- [EXERCISE]: The entries must be restated exactly as written.

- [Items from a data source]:
/---

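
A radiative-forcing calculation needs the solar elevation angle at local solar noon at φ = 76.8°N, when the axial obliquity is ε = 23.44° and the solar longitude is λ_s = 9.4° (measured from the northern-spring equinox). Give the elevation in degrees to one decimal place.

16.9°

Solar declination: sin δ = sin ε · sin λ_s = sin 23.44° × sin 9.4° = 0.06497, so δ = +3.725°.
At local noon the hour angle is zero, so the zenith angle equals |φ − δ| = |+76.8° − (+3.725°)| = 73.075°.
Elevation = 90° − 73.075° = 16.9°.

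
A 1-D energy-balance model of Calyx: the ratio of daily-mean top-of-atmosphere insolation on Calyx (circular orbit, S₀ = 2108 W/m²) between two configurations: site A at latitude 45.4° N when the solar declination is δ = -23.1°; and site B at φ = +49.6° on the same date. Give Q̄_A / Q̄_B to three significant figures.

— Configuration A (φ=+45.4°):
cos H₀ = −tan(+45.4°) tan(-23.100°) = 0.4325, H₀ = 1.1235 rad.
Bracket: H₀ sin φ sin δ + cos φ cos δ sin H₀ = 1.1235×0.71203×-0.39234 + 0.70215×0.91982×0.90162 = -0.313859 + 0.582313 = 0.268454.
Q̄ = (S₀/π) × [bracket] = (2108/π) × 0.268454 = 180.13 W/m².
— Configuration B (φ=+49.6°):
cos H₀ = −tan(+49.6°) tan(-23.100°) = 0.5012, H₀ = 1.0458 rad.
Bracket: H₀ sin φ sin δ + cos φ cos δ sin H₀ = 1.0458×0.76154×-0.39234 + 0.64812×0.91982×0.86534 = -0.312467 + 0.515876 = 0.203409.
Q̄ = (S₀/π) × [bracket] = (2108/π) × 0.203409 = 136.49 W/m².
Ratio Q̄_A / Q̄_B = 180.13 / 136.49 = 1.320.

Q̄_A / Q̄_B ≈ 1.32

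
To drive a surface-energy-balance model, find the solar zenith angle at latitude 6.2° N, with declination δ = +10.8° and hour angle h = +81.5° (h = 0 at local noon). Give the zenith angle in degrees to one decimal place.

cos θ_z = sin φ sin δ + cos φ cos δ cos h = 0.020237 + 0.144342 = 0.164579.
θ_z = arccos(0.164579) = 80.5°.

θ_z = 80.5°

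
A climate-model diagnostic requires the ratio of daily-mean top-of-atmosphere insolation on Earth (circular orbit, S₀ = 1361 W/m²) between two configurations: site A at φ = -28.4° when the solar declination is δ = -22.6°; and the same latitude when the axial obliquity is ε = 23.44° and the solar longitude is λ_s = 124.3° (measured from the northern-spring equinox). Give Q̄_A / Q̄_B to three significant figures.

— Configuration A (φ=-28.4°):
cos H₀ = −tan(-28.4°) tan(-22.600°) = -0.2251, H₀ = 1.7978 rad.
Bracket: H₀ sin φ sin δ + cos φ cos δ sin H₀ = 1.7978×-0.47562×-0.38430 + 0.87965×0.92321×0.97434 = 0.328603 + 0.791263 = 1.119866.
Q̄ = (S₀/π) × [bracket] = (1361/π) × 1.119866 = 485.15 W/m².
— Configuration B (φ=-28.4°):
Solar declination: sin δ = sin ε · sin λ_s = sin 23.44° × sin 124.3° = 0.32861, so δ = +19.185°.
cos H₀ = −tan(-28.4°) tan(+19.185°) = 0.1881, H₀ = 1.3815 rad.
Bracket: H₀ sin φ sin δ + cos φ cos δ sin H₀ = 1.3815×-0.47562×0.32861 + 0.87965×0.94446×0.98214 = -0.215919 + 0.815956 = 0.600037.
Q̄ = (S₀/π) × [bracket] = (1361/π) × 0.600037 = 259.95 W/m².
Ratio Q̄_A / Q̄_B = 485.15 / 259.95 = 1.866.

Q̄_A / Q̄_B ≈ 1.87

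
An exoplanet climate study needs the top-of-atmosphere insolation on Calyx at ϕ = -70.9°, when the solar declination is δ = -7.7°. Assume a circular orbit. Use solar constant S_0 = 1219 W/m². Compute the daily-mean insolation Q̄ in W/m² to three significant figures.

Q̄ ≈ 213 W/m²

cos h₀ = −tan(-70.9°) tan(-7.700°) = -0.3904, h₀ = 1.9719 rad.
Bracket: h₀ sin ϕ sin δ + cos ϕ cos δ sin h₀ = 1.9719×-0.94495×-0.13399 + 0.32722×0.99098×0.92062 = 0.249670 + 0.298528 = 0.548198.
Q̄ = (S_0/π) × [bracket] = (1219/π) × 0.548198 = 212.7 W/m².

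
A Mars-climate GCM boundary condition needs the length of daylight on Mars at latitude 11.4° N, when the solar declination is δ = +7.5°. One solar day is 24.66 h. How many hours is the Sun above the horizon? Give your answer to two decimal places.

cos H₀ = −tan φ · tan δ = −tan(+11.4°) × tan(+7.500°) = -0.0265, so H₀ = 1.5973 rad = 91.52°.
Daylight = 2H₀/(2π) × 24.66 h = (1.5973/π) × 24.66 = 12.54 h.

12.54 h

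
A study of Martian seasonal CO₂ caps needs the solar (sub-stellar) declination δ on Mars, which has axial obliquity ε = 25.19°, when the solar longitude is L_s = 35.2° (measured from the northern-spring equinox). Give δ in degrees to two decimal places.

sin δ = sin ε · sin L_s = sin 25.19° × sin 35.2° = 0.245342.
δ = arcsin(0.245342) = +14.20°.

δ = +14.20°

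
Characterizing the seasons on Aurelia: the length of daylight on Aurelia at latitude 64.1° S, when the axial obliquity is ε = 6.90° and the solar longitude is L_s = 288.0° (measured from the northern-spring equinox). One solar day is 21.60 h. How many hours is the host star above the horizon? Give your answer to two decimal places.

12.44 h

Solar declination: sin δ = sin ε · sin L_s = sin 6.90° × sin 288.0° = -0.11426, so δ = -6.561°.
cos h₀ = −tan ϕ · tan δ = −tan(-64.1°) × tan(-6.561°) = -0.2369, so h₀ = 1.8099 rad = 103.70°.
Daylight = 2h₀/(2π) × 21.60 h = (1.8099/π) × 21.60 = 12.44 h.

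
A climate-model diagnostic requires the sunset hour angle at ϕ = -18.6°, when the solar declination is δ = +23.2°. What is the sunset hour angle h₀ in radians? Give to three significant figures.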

\---

- [RESULT OF THE EXERCISE]:
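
A radiative-forcing calculation needs the solar elevation angle at local solar noon at φ = 76.8°N, when the axial obliquity is ε = 23.44° and the solar longitude is λ_s = 9.4° (measured from the northern-spring equinox). Give the elevation in degrees to one decimal place.

16.9°

Solar declination: sin δ = sin ε · sin λ_s = sin 23.44° × sin 9.4° = 0.06497, so δ = +3.725°.
At local noon the hour angle is zero, so the zenith angle equals |φ − δ| = |+76.8° − (+3.725°)| = 73.075°.
Elevation = 90° − 73.075° = 16.9°.

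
A 1-D energy-balance model of Calyx: the ratio of daily-mean top-of-atmosphere insolation on Calyx (circular orbit, S₀ = 2108 W/m²) between two configurations: site A at latitude 45.4° N when the solar declination is δ = -23.1°; and site B at φ = +49.6° on the same date. Give Q̄_A / Q̄_B to three significant figures.

— Configuration A (φ=+45.4°):
cos H₀ = −tan(+45.4°) tan(-23.100°) = 0.4325, H₀ = 1.1235 rad.
Bracket: H₀ sin φ sin δ + cos φ cos δ sin H₀ = 1.1235×0.71203×-0.39234 + 0.70215×0.91982×0.90162 = -0.313859 + 0.582313 = 0.268454.
Q̄ = (S₀/π) × [bracket] = (2108/π) × 0.268454 = 180.13 W/m².
— Configuration B (φ=+49.6°):
cos H₀ = −tan(+49.6°) tan(-23.100°) = 0.5012, H₀ = 1.0458 rad.
Bracket: H₀ sin φ sin δ + cos φ cos δ sin H₀ = 1.0458×0.76154×-0.39234 + 0.64812×0.91982×0.86534 = -0.312467 + 0.515876 = 0.203409.
Q̄ = (S₀/π) × [bracket] = (2108/π) × 0.203409 = 136.49 W/m².
Ratio Q̄_A / Q̄_B = 180.13 / 136.49 = 1.320.

Q̄_A / Q̄_B ≈ 1.32

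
To drive a surface-energy-balance model, find the solar zenith angle at latitude 6.2° N, with declination δ = +10.8° and hour angle h = +81.5° (h = 0 at local noon). Give the zenith angle in degrees to one decimal place.

cos θ_z = sin φ sin δ + cos φ cos δ cos h = 0.020237 + 0.144342 = 0.164579.
θ_z = arccos(0.164579) = 80.5°.

θ_z = 80.5°

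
A climate-model diagnostic requires the ratio of daily-mean top-of-atmosphere insolation on Earth (circular orbit, S₀ = 1361 W/m²) between two configurations: site A at φ = -28.4° when the solar declination is δ = -22.6°; and the same latitude when the axial obliquity is ε = 23.44° and the solar longitude is λ_s = 124.3° (measured from the northern-spring equinox). Give Q̄_A / Q̄_B to three significant figures.

— Configuration A (φ=-28.4°):
cos H₀ = −tan(-28.4°) tan(-22.600°) = -0.2251, H₀ = 1.7978 rad.
Bracket: H₀ sin φ sin δ + cos φ cos δ sin H₀ = 1.7978×-0.47562×-0.38430 + 0.87965×0.92321×0.97434 = 0.328603 + 0.791263 = 1.119866.
Q̄ = (S₀/π) × [bracket] = (1361/π) × 1.119866 = 485.15 W/m².
— Configuration B (φ=-28.4°):
Solar declination: sin δ = sin ε · sin λ_s = sin 23.44° × sin 124.3° = 0.32861, so δ = +19.185°.
cos H₀ = −tan(-28.4°) tan(+19.185°) = 0.1881, H₀ = 1.3815 rad.
Bracket: H₀ sin φ sin δ + cos φ cos δ sin H₀ = 1.3815×-0.47562×0.32861 + 0.87965×0.94446×0.98214 = -0.215919 + 0.815956 = 0.600037.
Q̄ = (S₀/π) × [bracket] = (1361/π) × 0.600037 = 259.95 W/m².
Ratio Q̄_A / Q̄_B = 485.15 / 259.95 = 1.866.

Q̄_A / Q̄_B ≈ 1.87

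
An exoplanet climate study needs the top-of-atmosphere insolation on Calyx at ϕ = -70.9°, when the solar declination is δ = -7.7°. Assume a circular orbit. Use solar constant S_0 = 1219 W/m². Compute the daily-mean insolation Q̄ in W/m² to three significant figures.

Q̄ ≈ 213 W/m²

cos h₀ = −tan(-70.9°) tan(-7.700°) = -0.3904, h₀ = 1.9719 rad.
Bracket: h₀ sin ϕ sin δ + cos ϕ cos δ sin h₀ = 1.9719×-0.94495×-0.13399 + 0.32722×0.99098×0.92062 = 0.249670 + 0.298528 = 0.548198.
Q̄ = (S_0/π) × [bracket] = (1219/π) × 0.548198 = 212.7 W/m².

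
A Mars-climate GCM boundary condition needs the length of daylight on Mars at latitude 11.4° N, when the solar declination is δ = +7.5°. One solar day is 24.66 h. How many hours is the Sun above the horizon? Give your answer to two decimal places.

cos H₀ = −tan φ · tan δ = −tan(+11.4°) × tan(+7.500°) = -0.0265, so H₀ = 1.5973 rad = 91.52°.
Daylight = 2H₀/(2π) × 24.66 h = (1.5973/π) × 24.66 = 12.54 h.

12.54 h

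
A study of Martian seasonal CO₂ caps needs the solar (sub-stellar) declination δ on Mars, which has axial obliquity ε = 25.19°, when the solar longitude is L_s = 35.2° (measured from the northern-spring equinox). Give δ in degrees to two decimal places.

sin δ = sin ε · sin L_s = sin 25.19° × sin 35.2° = 0.245342.
δ = arcsin(0.245342) = +14.20°.

δ = +14.20°

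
Characterizing the seasons on Aurelia: the length of daylight on Aurelia at latitude 64.1° S, when the axial obliquity is ε = 6.90° and the solar longitude is L_s = 288.0° (measured from the northern-spring equinox). One solar day is 21.60 h. How many hours is the host star above the horizon? Give your answer to two decimal places.

12.44 h

Solar declination: sin δ = sin ε · sin L_s = sin 6.90° × sin 288.0° = -0.11426, so δ = -6.561°.
cos h₀ = −tan ϕ · tan δ = −tan(-64.1°) × tan(-6.561°) = -0.2369, so h₀ = 1.8099 rad = 103.70°.
Daylight = 2h₀/(2π) × 21.60 h = (1.8099/π) × 21.60 = 12.44 h.

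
A climate-model diagnostic requires the sunset hour angle at ϕ = -18.6°, when the solar declination is δ = +23.2°. What is the sunset hour angle h₀ in radians? Give to three significant figures.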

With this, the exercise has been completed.